■ **Exercise**
Wherever the string "paid" appears in the records, return the line that holds it.

■ **Data provided**
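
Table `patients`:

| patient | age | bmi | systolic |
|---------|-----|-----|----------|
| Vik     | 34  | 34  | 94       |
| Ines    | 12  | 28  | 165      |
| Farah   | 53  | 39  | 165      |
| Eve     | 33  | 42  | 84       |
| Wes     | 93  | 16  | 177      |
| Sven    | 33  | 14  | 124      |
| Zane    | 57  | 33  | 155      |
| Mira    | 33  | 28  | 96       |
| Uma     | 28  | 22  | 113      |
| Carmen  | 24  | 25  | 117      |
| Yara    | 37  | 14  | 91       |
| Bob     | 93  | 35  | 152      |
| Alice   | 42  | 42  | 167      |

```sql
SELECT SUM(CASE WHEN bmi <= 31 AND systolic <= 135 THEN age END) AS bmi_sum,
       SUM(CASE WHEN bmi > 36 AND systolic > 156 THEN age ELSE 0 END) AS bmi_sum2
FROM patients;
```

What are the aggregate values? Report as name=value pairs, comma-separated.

[bmi_sum: bmi <= 31 AND systolic <= 135]
patient=Vik: ✗
patient=Ines: ✗
patient=Farah: ✗
patient=Eve: ✗
patient=Wes: ✗
patient=Sven: ✓ → 33
patient=Zane: ✗
patient=Mira: ✓ → 33
patient=Uma: ✓ → 28
patient=Carmen: ✓ → 24
patient=Yara: ✓ → 37
patient=Bob: ✗
patient=Alice: ✗
bmi_sum = 33 + 33 + 28 + 24 + 37 = 155
—
[bmi_sum2: bmi > 36 AND systolic > 156]
patient=Vik: ✗
patient=Ines: ✗
patient=Farah: ✓ → 53
patient=Eve: ✗
patient=Wes: ✗
patient=Sven: ✗
patient=Zane: ✗
patient=Mira: ✗
patient=Uma: ✗
patient=Carmen: ✗
patient=Yara: ✗
patient=Bob: ✗
patient=Alice: ✓ → 42
bmi_sum2 = 53 + 42 = 95

bmi_sum=155, bmi_sum2=95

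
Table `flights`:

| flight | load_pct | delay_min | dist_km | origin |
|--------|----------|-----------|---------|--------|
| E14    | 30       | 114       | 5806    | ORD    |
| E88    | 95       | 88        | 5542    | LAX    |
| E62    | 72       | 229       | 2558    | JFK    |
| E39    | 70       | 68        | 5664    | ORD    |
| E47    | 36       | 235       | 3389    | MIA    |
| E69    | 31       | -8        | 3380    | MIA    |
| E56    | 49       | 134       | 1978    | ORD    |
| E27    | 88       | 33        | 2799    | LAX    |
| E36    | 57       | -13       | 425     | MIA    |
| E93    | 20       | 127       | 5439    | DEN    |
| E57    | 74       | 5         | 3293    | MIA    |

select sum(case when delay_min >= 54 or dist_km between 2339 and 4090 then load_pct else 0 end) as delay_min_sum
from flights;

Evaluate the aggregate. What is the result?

flight=E14: ✓ → 30
flight=E88: ✓ → 95
flight=E62: ✓ → 72
flight=E39: ✓ → 70
flight=E47: ✓ → 36
flight=E69: ✓ → 31
flight=E56: ✓ → 49
flight=E27: ✓ → 88
flight=E36: ✗
flight=E93: ✓ → 20
flight=E57: ✓ → 74
delay_min_sum = 30 + 95 + 72 + 70 + 36 + 31 + 49 + 88 + 20 + 74 = 565

565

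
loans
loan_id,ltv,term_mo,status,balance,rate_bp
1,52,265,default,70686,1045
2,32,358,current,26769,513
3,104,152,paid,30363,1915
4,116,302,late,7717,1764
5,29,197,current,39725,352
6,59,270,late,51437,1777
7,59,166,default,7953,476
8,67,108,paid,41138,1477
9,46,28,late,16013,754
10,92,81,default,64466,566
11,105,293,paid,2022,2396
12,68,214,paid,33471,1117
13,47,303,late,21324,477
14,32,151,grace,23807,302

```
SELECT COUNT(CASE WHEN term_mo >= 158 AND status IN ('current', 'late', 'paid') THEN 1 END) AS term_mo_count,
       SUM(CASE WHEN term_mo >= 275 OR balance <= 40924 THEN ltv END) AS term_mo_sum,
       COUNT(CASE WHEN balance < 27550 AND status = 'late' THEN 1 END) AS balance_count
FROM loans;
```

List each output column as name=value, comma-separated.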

■ **The answer**
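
3,104,152,paid,30363,1915
8,67,108,paid,41138,1477
11,105,293,paid,2022,2396
12,68,214,paid,33471,1117
SELECT COUNT(CASE WHEN term_mo >= 158 AND status IN ('current', 'late', 'paid') THEN 1 END) AS term_mo_count,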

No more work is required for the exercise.